§ Your assignment
Beginning with the line that contains "Using the EOQ", transcribe every line down to the end of the entries, exactly, and no other lines.

[Items listed in a dataset]
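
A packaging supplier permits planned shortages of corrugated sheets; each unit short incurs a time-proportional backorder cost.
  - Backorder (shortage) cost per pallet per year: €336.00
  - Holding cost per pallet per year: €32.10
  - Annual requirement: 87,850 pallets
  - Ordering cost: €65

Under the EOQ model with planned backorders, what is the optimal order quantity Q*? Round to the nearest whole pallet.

624 pallets

Basic EOQ = √(2·87,850·65/32.1) = 596.472
Backorder adjustment √((H+b)/b) = √((32.1+336)/336) = 1.0467
Q* = 596.472 × 1.0467 ≈ 624.31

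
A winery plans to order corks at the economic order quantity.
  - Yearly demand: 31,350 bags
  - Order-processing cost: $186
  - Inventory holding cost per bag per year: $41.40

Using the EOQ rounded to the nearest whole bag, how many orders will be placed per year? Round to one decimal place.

EOQ = √(2DS/H) = √(2 × 31,350 × 186 / 41.4)
    = √(281,695.65) ≈ 530.75 → Q = 531
Orders per year = D/Q = 31,350 / 531 = 59.040

59.0 orders per year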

§ Solution for this exercise
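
Using the EOQ rounded to the nearest whole bag, how many orders will be placed per year? Round to one decimal place.

EOQ = √(2DS/H) = √(2 × 31,350 × 186 / 41.4)
    = √(281,695.65) ≈ 530.75 → Q = 531
Orders per year = D/Q = 31,350 / 531 = 59.040

59.0 orders per year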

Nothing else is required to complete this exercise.